Look through the records below and collect all lines that hold the string "pattern".
━━ EXTRACTED DATA
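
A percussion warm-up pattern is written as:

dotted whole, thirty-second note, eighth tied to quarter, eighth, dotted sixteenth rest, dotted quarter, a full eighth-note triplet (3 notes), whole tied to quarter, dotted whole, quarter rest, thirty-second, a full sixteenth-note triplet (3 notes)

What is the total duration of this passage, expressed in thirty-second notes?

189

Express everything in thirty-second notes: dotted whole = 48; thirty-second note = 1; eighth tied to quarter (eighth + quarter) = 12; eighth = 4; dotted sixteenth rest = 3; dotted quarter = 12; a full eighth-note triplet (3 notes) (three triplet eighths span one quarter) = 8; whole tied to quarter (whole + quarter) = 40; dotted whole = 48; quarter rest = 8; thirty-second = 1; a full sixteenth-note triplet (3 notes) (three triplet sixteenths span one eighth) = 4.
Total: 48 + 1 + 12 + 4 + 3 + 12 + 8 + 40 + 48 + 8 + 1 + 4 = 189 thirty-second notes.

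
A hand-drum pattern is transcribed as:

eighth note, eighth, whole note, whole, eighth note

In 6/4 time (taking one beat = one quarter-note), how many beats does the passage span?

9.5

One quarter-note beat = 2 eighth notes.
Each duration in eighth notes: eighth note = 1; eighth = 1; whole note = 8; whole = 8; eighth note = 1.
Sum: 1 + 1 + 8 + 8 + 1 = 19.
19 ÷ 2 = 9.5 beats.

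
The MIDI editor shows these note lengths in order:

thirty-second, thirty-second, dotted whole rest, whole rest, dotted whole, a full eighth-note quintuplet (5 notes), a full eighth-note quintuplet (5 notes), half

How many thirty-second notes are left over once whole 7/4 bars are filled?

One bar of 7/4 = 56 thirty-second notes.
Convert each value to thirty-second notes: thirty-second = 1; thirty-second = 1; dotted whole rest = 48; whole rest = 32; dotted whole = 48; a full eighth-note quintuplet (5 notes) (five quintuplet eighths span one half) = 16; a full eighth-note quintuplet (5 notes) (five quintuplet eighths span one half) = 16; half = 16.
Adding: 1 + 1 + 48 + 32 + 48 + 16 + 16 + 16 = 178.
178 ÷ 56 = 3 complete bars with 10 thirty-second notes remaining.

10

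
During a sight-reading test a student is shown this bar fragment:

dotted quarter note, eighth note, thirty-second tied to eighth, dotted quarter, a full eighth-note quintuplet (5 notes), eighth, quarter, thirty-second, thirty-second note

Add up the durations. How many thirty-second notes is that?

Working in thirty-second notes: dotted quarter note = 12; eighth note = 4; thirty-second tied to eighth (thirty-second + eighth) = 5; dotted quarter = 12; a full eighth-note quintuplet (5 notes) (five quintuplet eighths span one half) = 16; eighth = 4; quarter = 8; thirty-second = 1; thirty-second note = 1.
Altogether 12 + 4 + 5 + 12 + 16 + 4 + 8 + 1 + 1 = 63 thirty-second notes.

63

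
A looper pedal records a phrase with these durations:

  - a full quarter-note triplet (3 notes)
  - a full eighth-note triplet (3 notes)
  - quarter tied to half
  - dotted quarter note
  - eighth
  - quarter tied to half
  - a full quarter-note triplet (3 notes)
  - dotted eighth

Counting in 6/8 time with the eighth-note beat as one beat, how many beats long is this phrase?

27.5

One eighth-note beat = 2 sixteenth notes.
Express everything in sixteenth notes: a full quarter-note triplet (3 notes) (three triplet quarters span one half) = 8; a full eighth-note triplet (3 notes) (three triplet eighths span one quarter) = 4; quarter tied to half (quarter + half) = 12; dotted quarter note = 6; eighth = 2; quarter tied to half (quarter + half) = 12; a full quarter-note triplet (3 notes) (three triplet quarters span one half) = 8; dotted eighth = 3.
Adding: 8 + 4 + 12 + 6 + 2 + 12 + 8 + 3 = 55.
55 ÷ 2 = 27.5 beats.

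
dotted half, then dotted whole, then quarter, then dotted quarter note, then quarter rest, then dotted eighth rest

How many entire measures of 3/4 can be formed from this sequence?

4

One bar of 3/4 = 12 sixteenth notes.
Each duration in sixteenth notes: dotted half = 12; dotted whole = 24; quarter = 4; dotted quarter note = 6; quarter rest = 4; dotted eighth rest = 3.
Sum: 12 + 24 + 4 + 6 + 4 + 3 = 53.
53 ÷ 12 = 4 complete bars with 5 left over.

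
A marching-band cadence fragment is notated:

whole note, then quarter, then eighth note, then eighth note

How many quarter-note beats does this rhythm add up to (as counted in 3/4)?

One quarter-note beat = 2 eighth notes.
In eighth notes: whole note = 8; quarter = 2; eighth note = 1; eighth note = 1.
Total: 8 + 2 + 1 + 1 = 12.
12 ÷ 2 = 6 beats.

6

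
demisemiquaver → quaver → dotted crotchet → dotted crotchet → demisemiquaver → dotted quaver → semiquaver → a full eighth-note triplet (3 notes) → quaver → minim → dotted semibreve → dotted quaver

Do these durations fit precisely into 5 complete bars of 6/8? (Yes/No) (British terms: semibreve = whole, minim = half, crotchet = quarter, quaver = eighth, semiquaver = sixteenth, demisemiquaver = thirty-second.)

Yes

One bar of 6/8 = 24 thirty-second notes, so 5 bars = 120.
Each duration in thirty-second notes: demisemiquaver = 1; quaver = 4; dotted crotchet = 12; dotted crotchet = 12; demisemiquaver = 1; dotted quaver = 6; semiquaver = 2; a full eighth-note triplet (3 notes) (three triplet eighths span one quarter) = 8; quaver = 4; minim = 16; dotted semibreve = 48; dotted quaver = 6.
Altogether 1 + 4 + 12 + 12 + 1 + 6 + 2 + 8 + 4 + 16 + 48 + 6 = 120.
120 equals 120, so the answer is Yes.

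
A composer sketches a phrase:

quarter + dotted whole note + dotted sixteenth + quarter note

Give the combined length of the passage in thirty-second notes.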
━━━━
ANSWER BOX.
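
A percussion warm-up pattern is written as:
A hand-drum pattern is transcribed as: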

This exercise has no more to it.